-- Task prompt --
Scan the data below and state how many of its lines contain the word "abababab", giving only the figure.

-- Dataset records --
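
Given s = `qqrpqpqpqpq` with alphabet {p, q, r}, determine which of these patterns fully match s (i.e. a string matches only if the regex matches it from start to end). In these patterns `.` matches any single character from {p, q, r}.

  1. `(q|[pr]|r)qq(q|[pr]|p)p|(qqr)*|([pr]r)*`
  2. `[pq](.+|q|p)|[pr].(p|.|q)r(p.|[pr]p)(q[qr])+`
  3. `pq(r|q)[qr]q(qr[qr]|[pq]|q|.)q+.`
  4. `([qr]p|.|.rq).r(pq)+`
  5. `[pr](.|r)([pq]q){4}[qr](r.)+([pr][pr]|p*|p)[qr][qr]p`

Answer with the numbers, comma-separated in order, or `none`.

2, 4

1 → no match
2 → match
3 → no match — must start with `pq`
4 → match
5 → no match — must end with `p`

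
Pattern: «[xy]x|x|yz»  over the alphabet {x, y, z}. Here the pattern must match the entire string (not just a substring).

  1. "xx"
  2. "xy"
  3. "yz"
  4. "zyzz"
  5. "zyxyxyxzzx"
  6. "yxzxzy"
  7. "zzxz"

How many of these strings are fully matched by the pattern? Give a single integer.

1. "xx" → match
2. "xy" → no match
3. "yz" → match
4. "zyzz" → no match
5. "zyxyxyxzzx" → no match
6. "yxzxzy" → no match
7. "zzxz" → no match
Total matched: 2

2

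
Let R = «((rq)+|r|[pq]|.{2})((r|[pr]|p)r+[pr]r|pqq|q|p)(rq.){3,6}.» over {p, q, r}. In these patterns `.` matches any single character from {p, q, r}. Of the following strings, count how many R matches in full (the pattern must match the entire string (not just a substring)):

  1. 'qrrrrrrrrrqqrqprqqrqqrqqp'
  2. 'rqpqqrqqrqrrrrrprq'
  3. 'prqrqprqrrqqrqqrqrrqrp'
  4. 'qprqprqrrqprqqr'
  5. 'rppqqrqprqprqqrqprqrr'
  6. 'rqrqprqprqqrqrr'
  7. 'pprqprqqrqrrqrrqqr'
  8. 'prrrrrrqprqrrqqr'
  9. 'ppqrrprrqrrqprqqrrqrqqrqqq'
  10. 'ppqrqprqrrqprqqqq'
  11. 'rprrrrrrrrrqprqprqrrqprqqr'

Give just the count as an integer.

8

1 → match
2 → no match
3 → match
4 → match
5 → match
6 → match
7 → match
8 → match
9 → no match
10 → no match
11 → match
Total matched: 8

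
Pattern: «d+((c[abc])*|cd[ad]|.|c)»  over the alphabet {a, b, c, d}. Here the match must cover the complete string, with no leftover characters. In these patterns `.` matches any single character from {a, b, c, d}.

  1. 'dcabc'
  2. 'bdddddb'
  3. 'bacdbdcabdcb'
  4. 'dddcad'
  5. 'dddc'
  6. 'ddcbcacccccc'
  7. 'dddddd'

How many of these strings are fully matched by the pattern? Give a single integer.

1 → no match
2 → no match — must start with 'd'
3 → no match — must start with 'd'
4 → no match
5 → match
6 → match
7 → match
Total matched: 3

3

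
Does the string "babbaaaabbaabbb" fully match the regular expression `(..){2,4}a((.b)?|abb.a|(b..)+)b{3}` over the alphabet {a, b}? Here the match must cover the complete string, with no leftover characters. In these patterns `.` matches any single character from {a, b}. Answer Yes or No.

Yes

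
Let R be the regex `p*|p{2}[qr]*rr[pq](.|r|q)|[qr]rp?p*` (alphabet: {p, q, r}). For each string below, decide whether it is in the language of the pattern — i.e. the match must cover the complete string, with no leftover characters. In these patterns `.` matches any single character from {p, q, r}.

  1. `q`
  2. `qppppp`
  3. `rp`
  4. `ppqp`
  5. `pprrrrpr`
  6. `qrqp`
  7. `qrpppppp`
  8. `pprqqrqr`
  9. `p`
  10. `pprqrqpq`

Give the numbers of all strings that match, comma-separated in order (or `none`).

5, 7, 9

1 → no match
2 → no match
3 → no match
4 → no match
5 → match
6 → no match
7 → match
8 → no match
9 → match
10 → no match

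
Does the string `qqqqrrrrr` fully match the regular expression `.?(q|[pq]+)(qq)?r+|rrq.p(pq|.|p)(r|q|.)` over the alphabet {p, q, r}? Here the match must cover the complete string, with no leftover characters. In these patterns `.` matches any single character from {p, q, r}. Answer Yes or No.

Yes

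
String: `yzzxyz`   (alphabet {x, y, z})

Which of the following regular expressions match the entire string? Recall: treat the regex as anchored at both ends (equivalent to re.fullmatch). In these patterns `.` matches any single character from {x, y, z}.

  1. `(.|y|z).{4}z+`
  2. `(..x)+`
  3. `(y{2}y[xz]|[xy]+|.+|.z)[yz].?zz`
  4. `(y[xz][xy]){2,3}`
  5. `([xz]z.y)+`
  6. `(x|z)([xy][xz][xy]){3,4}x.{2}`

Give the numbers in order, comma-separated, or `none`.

1 → match
2 → no match — must end with `x`
3 → no match — must end with `zz`
4 → no match
5 → no match — must end with `y`
6 → no match

1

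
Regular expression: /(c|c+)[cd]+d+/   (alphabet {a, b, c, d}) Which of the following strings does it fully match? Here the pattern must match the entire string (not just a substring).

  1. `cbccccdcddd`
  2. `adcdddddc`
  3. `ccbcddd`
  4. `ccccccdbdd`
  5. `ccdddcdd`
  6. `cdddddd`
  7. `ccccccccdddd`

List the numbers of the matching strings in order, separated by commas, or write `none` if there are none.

5, 6, 7

1 → no match
2 → no match — must start with `c`
3 → no match
4 → no match
5 → match
6 → match
7 → match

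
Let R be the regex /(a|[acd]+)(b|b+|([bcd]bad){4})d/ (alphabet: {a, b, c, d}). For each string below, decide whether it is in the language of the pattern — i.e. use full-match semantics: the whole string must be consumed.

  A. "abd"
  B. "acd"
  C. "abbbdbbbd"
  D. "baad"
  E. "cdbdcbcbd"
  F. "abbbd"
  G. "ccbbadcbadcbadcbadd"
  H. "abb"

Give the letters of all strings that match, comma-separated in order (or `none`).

A, F, G

A. "abd" → match
B. "acd" → no match
C. "abbbdbbbd" → no match
D. "baad" → no match
E. "cdbdcbcbd" → no match
F. "abbbd" → match
G → match
H. "abb" → no match — must end with "d"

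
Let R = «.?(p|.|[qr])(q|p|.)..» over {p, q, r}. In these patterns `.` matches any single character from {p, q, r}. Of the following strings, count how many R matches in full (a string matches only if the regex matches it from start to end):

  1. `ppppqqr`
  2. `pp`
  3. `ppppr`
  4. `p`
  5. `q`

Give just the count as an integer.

1 → no match
2 → no match
3 → match
4 → no match
5 → no match
Total matched: 1

1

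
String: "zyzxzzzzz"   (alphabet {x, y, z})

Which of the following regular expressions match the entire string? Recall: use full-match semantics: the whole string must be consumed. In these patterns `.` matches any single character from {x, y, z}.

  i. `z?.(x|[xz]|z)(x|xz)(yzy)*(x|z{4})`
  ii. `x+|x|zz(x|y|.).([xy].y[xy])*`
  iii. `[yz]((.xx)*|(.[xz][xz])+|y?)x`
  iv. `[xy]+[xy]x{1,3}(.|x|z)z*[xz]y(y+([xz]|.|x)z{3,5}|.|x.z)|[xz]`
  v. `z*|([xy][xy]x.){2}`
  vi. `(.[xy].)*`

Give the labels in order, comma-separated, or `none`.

i

i → match
ii → no match
iii → no match — must end with "x"
iv → no match
v → no match
vi → no match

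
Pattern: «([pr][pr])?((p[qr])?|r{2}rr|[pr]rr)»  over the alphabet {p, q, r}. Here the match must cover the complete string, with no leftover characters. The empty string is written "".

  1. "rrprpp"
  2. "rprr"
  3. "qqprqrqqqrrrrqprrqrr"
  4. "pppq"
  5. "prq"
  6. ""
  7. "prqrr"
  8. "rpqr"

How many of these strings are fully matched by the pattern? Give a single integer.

1 → no match
2 → no match
3 → no match
4 → match
5 → no match
6 → match
7 → no match
8 → no match
Total matched: 2

2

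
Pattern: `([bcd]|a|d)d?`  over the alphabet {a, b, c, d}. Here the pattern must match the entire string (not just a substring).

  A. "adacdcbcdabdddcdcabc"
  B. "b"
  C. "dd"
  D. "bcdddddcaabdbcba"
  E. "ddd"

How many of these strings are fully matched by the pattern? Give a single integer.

A → no match
B → match
C → match
D → no match
E → no match
Total matched: 2

2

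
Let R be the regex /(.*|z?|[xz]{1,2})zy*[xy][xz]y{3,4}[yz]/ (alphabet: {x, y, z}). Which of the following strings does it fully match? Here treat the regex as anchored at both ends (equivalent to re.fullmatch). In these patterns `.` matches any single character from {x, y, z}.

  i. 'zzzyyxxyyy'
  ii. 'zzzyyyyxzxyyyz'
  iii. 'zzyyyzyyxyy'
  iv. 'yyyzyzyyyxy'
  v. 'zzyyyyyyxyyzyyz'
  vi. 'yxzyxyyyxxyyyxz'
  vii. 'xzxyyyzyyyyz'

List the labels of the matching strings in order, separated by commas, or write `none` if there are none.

none

i → no match
ii → no match
iii → no match
iv → no match
v → no match
vi → no match
vii → no match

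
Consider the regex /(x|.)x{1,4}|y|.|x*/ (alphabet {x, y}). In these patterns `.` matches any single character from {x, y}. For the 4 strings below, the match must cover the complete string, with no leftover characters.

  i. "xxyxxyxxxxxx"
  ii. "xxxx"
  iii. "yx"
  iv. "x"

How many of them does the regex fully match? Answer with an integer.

3

i. "xxyxxyxxxxxx" → no match
ii. "xxxx" → match
iii. "yx" → match
iv. "x" → match
Total matched: 3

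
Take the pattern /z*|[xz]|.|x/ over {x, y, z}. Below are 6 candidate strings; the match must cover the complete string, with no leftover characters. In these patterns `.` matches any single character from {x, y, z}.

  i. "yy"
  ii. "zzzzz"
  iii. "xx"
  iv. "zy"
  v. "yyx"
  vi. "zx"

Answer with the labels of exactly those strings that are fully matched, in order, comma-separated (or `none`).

ii

i. "yy" → no match
ii. "zzzzz" → match
iii. "xx" → no match
iv. "zy" → no match
v. "yyx" → no match
vi. "zx" → no match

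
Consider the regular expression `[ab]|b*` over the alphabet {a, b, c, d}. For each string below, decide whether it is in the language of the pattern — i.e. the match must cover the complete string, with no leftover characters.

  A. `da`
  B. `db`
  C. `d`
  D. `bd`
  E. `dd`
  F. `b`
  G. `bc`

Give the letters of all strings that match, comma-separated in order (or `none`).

F

A → no match
B → no match
C → no match
D → no match
E → no match
F → match
G → no match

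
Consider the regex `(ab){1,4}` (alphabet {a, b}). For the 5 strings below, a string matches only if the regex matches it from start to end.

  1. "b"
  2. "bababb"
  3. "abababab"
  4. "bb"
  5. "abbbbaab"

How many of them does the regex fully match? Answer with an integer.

1

1 → no match — must start with "ab"
2 → no match — must start with "ab"
3 → match
4 → no match — must start with "ab"
5 → no match
Total matched: 1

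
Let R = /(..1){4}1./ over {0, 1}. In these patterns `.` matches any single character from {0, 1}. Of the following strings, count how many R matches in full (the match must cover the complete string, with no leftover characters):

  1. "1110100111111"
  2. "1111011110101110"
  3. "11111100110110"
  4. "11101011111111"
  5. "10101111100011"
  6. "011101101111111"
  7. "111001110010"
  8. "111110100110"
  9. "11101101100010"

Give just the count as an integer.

1 → no match
2 → no match
3 → match
4 → no match
5 → no match
6 → no match
7 → no match
8 → no match
9 → no match
Total matched: 1

1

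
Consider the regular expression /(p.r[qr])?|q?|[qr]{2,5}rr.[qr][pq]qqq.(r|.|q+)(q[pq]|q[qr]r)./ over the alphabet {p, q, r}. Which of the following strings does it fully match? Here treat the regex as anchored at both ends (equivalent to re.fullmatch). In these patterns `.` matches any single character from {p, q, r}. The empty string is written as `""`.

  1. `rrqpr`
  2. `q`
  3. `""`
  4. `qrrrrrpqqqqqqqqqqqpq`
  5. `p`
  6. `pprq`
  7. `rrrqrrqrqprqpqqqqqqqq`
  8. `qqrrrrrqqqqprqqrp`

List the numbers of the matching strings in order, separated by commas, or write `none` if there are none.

2, 3, 4, 6, 8

1. `rrqpr` → no match
2. `q` → match
3. `""` → match
4 → match
5. `p` → no match
6. `pprq` → match
7 → no match
8 → match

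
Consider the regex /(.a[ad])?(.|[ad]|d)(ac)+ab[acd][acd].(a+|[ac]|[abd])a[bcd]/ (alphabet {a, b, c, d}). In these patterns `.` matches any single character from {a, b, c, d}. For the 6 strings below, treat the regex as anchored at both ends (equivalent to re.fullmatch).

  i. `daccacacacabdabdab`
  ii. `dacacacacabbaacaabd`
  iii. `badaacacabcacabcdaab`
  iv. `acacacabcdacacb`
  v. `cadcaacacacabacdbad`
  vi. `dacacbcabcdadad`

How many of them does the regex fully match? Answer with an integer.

0

i → no match
ii → no match
iii → no match
iv → no match
v → no match
vi → no match
Total matched: 0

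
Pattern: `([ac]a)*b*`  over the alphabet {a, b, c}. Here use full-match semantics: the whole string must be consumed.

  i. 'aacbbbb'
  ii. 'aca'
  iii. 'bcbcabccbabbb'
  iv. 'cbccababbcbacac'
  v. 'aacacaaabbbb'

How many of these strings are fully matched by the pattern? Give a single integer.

1

i → no match
ii → no match
iii → no match
iv → no match
v → match
Total matched: 1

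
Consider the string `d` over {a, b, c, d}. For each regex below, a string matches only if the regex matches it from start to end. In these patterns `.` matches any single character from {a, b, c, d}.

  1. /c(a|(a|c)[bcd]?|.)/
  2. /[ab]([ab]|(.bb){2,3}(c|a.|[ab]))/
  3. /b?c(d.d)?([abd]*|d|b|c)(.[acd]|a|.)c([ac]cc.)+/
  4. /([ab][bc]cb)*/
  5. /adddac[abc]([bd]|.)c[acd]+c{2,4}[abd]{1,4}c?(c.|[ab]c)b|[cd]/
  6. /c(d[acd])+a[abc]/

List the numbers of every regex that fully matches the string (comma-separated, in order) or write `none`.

1 → no match — must start with `c`
2 → no match
3 → no match
4 → no match
5 → match
6 → no match — must start with `cd`

5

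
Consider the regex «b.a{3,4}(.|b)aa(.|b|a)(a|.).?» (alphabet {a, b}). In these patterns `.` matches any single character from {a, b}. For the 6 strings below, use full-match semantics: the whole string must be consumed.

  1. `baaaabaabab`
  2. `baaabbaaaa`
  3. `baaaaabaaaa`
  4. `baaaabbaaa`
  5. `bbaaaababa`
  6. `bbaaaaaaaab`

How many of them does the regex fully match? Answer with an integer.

3

1 → match
2 → no match
3 → match
4 → no match
5 → no match
6 → match
Total matched: 3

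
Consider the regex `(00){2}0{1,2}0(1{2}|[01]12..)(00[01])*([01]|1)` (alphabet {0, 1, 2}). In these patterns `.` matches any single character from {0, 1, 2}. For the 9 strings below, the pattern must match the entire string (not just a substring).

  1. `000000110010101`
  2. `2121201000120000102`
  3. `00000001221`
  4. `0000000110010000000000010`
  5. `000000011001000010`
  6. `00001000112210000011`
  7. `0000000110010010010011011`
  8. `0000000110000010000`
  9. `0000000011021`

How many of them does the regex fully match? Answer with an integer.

2

1 → no match
2 → no match — must start with `00`
3 → no match
4 → match
5 → no match
6 → no match
7 → no match
8 → match
9 → no match
Total matched: 2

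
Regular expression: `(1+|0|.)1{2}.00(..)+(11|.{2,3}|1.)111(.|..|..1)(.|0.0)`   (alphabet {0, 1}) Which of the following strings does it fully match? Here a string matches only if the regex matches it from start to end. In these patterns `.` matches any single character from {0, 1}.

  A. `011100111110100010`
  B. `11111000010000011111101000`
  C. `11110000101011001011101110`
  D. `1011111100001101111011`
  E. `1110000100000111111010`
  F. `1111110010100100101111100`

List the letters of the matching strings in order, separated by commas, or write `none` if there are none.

A → no match
B → match
C → no match
D → no match
E → match
F → match

B, E, F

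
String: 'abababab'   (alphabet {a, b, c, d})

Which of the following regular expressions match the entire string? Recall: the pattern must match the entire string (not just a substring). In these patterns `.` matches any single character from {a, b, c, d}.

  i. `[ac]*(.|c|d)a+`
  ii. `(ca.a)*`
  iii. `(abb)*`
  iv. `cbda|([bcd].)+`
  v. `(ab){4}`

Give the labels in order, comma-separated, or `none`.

i → no match — must end with 'a'
ii → no match
iii → no match
iv → no match
v → match

v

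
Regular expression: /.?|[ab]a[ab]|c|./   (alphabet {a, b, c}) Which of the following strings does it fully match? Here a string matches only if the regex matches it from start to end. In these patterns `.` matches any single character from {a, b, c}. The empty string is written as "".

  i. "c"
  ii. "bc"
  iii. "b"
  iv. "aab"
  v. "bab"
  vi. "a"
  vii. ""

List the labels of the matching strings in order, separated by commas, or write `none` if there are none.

i → match
ii → no match
iii → match
iv → match
v → match
vi → match
vii → match

i, iii, iv, v, vi, vii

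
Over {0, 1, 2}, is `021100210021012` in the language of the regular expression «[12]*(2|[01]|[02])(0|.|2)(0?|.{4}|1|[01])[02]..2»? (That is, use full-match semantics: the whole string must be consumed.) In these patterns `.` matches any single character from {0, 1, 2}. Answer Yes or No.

No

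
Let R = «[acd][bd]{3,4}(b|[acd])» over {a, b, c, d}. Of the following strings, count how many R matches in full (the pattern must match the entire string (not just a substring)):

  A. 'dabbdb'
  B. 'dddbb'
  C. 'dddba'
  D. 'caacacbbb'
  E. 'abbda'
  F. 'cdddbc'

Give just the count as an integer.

4

A. 'dabbdb' → no match
B. 'dddbb' → match
C. 'dddba' → match
D. 'caacacbbb' → no match
E. 'abbda' → match
F. 'cdddbc' → match
Total matched: 4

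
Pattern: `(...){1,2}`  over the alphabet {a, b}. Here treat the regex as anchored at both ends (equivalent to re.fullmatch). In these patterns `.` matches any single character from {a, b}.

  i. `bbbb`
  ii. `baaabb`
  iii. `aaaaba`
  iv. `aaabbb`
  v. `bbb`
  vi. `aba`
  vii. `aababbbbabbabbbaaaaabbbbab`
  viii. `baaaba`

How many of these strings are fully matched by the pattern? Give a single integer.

6

i. `bbbb` → no match
ii. `baaabb` → match
iii. `aaaaba` → match
iv. `aaabbb` → match
v. `bbb` → match
vi. `aba` → match
vii → no match
viii. `baaaba` → match
Total matched: 6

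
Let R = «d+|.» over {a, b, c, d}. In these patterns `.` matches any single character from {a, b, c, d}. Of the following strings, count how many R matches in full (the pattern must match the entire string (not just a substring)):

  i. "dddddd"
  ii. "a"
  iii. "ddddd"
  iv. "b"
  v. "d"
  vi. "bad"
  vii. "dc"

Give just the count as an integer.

i → match
ii → match
iii → match
iv → match
v → match
vi → no match
vii → no match
Total matched: 5

5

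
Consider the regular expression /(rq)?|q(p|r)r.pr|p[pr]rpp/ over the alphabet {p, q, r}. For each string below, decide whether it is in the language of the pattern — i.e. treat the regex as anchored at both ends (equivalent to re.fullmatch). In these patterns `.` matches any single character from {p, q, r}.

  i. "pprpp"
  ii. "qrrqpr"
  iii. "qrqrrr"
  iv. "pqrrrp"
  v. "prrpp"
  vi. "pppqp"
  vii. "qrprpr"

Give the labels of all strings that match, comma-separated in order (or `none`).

i. "pprpp" → match
ii. "qrrqpr" → match
iii. "qrqrrr" → no match
iv. "pqrrrp" → no match
v. "prrpp" → match
vi. "pppqp" → no match
vii. "qrprpr" → no match

i, ii, v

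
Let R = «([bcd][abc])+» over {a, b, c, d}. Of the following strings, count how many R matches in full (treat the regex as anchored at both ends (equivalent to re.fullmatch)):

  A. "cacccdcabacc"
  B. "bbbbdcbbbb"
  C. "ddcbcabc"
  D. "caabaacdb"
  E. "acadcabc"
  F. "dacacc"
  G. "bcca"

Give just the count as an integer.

A → no match
B → match
C → no match
D → no match
E → no match
F → match
G → match
Total matched: 3

3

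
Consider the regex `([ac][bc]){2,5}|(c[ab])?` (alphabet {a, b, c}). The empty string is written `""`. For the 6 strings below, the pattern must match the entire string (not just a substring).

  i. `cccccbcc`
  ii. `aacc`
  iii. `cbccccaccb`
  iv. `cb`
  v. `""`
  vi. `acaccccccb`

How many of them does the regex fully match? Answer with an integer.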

-- Task response --
2